## Task requirements
All lines in the records below that hold "followed" are to be shown.

Source data:
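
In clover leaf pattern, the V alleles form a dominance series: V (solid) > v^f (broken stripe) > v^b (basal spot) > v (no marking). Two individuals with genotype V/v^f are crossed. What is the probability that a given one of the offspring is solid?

Cross: V/v^f × V/v^f
Allele dominance: V > v^f > v^b > v
Offspring genotypes: 1 V/V, 2 V/v^f, 1 v^f/v^f
Phenotype counts: 3 solid, 1 broken stripe
solid: 3 out of 4
Probability: 3/4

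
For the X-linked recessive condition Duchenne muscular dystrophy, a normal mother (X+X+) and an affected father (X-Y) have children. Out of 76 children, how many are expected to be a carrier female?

Cross: X+X+ × X-Y
Offspring: 2 X+X-, 2 X+Y
Probability of a carrier female: 2/4 = 1/2
Expected count = 1/2 × 76 = 38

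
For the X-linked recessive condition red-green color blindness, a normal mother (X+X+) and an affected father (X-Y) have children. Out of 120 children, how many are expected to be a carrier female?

Cross: X+X+ × X-Y
Offspring: 2 X+X-, 2 X+Y
Probability of a carrier female: 2/4 = 1/2
Expected count = 1/2 × 120 = 60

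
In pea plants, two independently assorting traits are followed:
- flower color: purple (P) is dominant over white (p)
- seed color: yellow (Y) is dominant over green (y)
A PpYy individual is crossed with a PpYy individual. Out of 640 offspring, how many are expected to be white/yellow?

Dihybrid cross PpYy × PpYy — consider each gene separately:
flower color: Pp × Pp → 1 PP, 2 Pp, 1 pp → 3 P_ : 1 pp (out of 4)
seed color: Yy × Yy → 1 YY, 2 Yy, 1 yy → 3 Y_ : 1 yy (out of 4)
Combine (counts out of 4 × 4 = 16): purple/yellow (P_Y_) = 3×3 = 9; purple/green (P_yy) = 3×1 = 3; white/yellow (ppY_) = 1×3 = 3; white/green (ppyy) = 1×1 = 1
Phenotype counts (out of 16): 9 purple/yellow, 3 purple/green, 3 white/yellow, 1 white/green
white/yellow: 3 out of 16 → fraction 3/16
Expected count = 3/16 × 640 = 120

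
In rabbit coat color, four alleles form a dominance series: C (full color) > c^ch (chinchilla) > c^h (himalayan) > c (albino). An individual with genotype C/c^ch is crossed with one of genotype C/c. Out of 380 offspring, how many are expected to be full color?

Cross: C/c^ch × C/c
Allele dominance: C > c^ch > c^h > c
Offspring genotypes: 1 C/C, 1 C/c, 1 C/c^ch, 1 c^ch/c
Phenotype counts: 3 full color, 1 chinchilla
full color: 3 out of 4 → fraction 3/4
Expected count = 3/4 × 380 = 285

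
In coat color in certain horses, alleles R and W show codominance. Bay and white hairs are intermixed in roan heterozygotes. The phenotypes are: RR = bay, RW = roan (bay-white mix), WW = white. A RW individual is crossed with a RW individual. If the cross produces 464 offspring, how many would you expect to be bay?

Punnett square for RW × RW:
Offspring genotypes: 1 RR, 2 RW, 1 WW
Phenotype counts: 1 bay, 2 roan (bay-white mix), 1 white
bay: 1 out of 4 → fraction 1/4
Expected count = 1/4 × 464 = 116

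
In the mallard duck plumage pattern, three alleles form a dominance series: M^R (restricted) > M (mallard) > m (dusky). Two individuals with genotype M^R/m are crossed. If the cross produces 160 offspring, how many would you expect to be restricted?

Cross: M^R/m × M^R/m
Allele dominance: M^R > M > m
Offspring genotypes: 1 M^R/M^R, 2 M^R/m, 1 m/m
Phenotype counts: 3 restricted, 1 dusky
restricted: 3 out of 4 → fraction 3/4
Expected count = 3/4 × 160 = 120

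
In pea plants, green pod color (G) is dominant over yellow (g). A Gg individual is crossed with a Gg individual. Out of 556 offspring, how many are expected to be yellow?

Punnett square for Gg × Gg:
Offspring genotypes: 1 GG, 2 Gg, 1 gg
green: 3, yellow: 1
yellow: 1 out of 4 → fraction 1/4
Expected count = 1/4 × 556 = 139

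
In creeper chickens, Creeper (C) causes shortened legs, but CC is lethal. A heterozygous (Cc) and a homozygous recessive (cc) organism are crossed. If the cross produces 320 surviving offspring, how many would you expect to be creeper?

Cross: Cc × cc
Punnett square offspring (before lethality): 2 Cc, 2 cc
No CC offspring are produced in this cross.
creeper: 2 out of 4 → fraction 1/2
Expected count = 1/2 × 320 = 160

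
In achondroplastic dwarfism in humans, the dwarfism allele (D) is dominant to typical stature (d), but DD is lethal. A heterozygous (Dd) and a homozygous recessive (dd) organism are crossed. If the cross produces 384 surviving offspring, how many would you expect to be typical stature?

Cross: Dd × dd
Punnett square offspring (before lethality): 2 Dd, 2 dd
No DD offspring are produced in this cross.
typical stature: 2 out of 4 → fraction 1/2
Expected count = 1/2 × 384 = 192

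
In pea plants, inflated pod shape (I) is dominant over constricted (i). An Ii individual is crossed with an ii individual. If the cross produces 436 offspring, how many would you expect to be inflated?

Punnett square for Ii × ii:
Offspring genotypes: 2 Ii, 2 ii
inflated: 2, constricted: 2
inflated: 2 out of 4 → fraction 1/2
Expected count = 1/2 × 436 = 218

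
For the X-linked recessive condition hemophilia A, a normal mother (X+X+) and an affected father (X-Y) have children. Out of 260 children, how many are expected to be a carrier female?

Cross: X+X+ × X-Y
Offspring: 2 X+X-, 2 X+Y
Probability of a carrier female: 2/4 = 1/2
Expected count = 1/2 × 260 = 130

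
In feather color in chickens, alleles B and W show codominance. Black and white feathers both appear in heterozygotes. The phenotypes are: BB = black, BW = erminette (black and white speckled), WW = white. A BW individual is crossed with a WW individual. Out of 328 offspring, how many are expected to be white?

Punnett square for BW × WW:
Offspring genotypes: 2 BW, 2 WW
Phenotype counts: 2 erminette (black and white speckled), 2 white
white: 2 out of 4 → fraction 1/2
Expected count = 1/2 × 328 = 164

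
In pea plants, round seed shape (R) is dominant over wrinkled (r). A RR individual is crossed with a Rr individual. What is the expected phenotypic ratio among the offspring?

Punnett square for RR × Rr:
Offspring genotypes: 2 RR, 2 Rr
round: 4, wrinkled: 0
Ratio: all round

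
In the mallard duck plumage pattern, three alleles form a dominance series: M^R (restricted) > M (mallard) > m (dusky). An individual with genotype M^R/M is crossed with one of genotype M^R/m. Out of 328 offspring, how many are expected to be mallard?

Cross: M^R/M × M^R/m
Allele dominance: M^R > M > m
Offspring genotypes: 1 M^R/M^R, 1 M^R/m, 1 M^R/M, 1 M/m
Phenotype counts: 3 restricted, 1 mallard
mallard: 1 out of 4 → fraction 1/4
Expected count = 1/4 × 328 = 82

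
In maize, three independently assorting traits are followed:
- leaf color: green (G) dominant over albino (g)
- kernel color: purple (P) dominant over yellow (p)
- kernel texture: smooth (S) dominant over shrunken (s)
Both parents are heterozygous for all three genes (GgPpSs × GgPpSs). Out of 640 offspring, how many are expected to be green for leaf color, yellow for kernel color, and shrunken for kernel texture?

Trihybrid cross: GgPpSs × GgPpSs
Each trait segregates independently with a 3:1 phenotypic ratio, so each gene contributes 3/4 (dominant) or 1/4 (recessive).
Target: green (leaf color), yellow (kernel color), shrunken (kernel texture)
Probability = product of independent per-trait probabilities
= 3/4 × 1/4 × 1/4 = 3/64
Expected count = 3/64 × 640 = 30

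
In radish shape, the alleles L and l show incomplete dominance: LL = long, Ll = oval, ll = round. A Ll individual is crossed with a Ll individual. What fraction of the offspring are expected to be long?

Punnett square for Ll × Ll:
Offspring genotypes: 1 LL, 2 Ll, 1 ll
Phenotype counts: 1 long, 2 oval, 1 round
long: 1 out of 4
Probability: 1/4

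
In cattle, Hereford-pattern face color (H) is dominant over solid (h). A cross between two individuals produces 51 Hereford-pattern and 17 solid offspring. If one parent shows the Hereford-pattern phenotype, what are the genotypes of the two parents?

Observed offspring: 51 Hereford-pattern, 17 solid
The observed ratio simplifies to 3:1. Solid (hh) offspring appear, so each parent must contribute one h allele. The parent stated to show Hereford-pattern carries H, so it is Hh. The other parent is then either Hh or hh: Hh × hh would give a 1:1 split, whereas Hh × Hh gives 3:1 — matching the data. So both parents are heterozygous (Hh × Hh).
Parent genotypes: Hh × Hh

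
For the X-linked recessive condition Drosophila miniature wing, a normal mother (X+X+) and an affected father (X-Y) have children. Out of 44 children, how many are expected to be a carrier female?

Cross: X+X+ × X-Y
Offspring: 2 X+X-, 2 X+Y
Probability of a carrier female: 2/4 = 1/2
Expected count = 1/2 × 44 = 22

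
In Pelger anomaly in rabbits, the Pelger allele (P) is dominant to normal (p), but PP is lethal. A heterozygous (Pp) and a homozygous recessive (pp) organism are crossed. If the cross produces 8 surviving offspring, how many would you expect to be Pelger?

Cross: Pp × pp
Punnett square offspring (before lethality): 2 Pp, 2 pp
No PP offspring are produced in this cross.
Pelger: 2 out of 4 → fraction 1/2
Expected count = 1/2 × 8 = 4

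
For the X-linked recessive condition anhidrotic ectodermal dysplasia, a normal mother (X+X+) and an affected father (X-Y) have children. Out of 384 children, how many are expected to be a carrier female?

Cross: X+X+ × X-Y
Offspring: 2 X+X-, 2 X+Y
Probability of a carrier female: 2/4 = 1/2
Expected count = 1/2 × 384 = 192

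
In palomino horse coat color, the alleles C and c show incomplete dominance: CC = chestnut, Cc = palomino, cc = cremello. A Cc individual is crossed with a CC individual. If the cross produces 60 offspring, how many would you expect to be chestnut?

Punnett square for Cc × CC:
Offspring genotypes: 2 CC, 2 Cc
Phenotype counts: 2 chestnut, 2 palomino
chestnut: 2 out of 4 → fraction 1/2
Expected count = 1/2 × 60 = 30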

## Task response
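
In pea plants, two independently assorting traits are followed:
In maize, three independently assorting traits are followed: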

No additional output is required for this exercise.